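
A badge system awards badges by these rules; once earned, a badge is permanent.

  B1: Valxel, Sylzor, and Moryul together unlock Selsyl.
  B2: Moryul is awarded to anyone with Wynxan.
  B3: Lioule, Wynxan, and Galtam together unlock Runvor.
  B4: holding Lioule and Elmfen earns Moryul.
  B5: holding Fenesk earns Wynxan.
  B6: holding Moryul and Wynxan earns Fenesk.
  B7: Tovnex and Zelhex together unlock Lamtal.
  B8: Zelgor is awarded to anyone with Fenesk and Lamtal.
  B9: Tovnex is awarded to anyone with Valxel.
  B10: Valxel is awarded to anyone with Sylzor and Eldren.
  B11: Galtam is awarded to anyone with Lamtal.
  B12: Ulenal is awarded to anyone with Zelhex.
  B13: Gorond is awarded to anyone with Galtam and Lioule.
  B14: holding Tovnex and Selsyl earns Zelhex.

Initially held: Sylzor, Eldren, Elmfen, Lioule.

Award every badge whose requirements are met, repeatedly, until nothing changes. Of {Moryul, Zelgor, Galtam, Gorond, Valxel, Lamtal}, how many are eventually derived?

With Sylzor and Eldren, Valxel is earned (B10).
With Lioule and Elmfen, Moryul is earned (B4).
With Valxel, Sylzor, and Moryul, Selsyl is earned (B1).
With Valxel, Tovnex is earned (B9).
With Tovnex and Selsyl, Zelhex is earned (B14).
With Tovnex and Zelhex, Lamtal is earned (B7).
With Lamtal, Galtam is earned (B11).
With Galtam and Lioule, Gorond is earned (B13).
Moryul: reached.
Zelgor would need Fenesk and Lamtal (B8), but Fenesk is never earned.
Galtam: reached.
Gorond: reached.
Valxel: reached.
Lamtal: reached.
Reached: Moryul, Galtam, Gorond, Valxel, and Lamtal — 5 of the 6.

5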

=====

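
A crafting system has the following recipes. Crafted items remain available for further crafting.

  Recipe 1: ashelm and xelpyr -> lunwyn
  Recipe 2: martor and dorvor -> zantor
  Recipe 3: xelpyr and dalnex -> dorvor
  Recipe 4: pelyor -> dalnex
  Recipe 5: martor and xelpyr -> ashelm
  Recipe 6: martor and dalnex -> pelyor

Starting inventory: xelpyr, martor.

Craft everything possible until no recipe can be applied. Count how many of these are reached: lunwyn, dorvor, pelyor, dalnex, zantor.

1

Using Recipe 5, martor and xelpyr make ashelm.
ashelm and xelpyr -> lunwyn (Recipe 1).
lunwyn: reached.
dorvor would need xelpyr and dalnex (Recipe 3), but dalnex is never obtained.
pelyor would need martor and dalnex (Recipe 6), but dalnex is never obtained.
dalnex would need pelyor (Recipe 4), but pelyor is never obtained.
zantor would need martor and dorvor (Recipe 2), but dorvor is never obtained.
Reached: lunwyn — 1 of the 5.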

=====

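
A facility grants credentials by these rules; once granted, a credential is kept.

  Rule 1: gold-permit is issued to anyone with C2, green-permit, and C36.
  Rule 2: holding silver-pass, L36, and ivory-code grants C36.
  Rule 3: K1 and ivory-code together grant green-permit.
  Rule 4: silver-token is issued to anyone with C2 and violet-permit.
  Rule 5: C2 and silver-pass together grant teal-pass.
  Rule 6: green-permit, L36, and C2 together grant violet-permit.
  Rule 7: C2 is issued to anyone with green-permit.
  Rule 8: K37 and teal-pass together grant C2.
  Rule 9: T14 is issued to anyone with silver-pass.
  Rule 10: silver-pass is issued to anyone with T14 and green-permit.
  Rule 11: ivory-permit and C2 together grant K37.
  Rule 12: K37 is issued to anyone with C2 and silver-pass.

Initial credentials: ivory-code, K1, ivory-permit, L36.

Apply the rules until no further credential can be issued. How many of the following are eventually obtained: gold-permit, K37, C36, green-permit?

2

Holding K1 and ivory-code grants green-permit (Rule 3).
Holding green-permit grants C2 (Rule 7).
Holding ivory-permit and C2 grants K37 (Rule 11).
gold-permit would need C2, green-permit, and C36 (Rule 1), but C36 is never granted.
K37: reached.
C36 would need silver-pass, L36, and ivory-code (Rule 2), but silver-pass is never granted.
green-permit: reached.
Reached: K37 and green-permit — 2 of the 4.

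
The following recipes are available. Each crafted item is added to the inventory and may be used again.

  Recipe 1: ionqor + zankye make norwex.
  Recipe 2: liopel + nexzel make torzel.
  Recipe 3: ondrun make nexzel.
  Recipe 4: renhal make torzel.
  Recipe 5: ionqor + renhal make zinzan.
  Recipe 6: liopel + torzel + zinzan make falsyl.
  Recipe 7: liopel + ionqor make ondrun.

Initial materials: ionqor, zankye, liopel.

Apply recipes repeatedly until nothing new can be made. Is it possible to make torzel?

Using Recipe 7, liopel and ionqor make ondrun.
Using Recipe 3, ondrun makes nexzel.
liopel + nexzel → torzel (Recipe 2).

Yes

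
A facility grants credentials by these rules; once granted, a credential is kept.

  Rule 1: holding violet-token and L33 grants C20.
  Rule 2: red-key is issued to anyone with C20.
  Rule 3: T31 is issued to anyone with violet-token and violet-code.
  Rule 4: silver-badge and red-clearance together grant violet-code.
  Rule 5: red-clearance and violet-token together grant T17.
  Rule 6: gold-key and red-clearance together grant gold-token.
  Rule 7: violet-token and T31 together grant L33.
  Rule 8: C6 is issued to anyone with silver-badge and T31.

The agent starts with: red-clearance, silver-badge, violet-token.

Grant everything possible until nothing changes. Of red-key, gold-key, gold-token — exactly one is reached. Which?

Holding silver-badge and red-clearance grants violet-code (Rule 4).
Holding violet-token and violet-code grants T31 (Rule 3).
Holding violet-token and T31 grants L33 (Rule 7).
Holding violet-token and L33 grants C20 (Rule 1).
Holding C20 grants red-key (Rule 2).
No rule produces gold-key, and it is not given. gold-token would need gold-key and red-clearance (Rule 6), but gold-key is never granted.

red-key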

=====

• [WORK TASK] For the word "system", state how many lines of the material contain it. Give the number and no more.

• [ANSWER TO THIS EXERCISE] 2